◆ **Source data**:
▼
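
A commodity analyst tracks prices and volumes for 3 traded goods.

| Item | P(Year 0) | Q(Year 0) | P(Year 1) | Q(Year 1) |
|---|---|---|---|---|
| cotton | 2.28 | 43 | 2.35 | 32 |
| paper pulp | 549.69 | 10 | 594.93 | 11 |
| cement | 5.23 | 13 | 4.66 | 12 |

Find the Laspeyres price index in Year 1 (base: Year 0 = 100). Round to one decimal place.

107.9

Laspeyres price index uses base-period quantities as weights.
ΣP(Year 1)·Q(Year 0) = 2.35×43 + 594.93×10 + 4.66×13 = 101.05 + 5949.3 + 60.58 = 6110.93
ΣP(Year 0)·Q(Year 0) = 2.28×43 + 549.69×10 + 5.23×13 = 98.04 + 5496.9 + 67.99 = 5662.93
Index = 6110.93 / 5662.93 × 100 = 107.9111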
▲
◆ **Task description**: In the records above, find the line with "2.35 | 32 |"; write out exactly that line and each one after it, stopping after the line with "4.66 | 12 |".

◆ **Answer box**:
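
| cotton | 2.28 | 43 | 2.35 | 32 |
| paper pulp | 549.69 | 10 | 594.93 | 11 |
| cement | 5.23 | 13 | 4.66 | 12 |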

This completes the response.